Segment Start: Material for this exercise

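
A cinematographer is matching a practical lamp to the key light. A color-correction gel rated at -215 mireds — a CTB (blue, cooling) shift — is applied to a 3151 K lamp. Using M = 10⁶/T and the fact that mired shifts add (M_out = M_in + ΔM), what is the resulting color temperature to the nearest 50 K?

M_in = 10⁶/3151 = 317.36 mireds.
M_out = 317.36 + (-215) = 102.36 mireds.
T_out = 10⁶/102.36 = 9769.5 K → 9750 K.

9750 K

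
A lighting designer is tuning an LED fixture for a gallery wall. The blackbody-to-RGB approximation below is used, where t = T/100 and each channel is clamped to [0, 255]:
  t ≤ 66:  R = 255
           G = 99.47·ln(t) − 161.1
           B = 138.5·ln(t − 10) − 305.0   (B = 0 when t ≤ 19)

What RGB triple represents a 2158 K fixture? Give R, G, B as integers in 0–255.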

Segment End: Material for this exercise

**Work to be completed**
For this exercise, restate every record word for word.

**Solution**
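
A cinematographer is matching a practical lamp to the key light. A color-correction gel rated at -215 mireds — a CTB (blue, cooling) shift — is applied to a 3151 K lamp. Using M = 10⁶/T and the fact that mired shifts add (M_out = M_in + ΔM), what is the resulting color temperature to the nearest 50 K?

M_in = 10⁶/3151 = 317.36 mireds.
M_out = 317.36 + (-215) = 102.36 mireds.
T_out = 10⁶/102.36 = 9769.5 K → 9750 K.

9750 K

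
A lighting designer is tuning an LED fixture for a gallery wall. The blackbody-to-RGB approximation below is used, where t = T/100 and each channel is clamped to [0, 255]:
  t ≤ 66:  R = 255
           G = 99.47·ln(t) − 161.1
           B = 138.5·ln(t − 10) − 305.0   (B = 0 when t ≤ 19)

What RGB triple represents a 2158 K fixture? Give R, G, B as integers in 0–255.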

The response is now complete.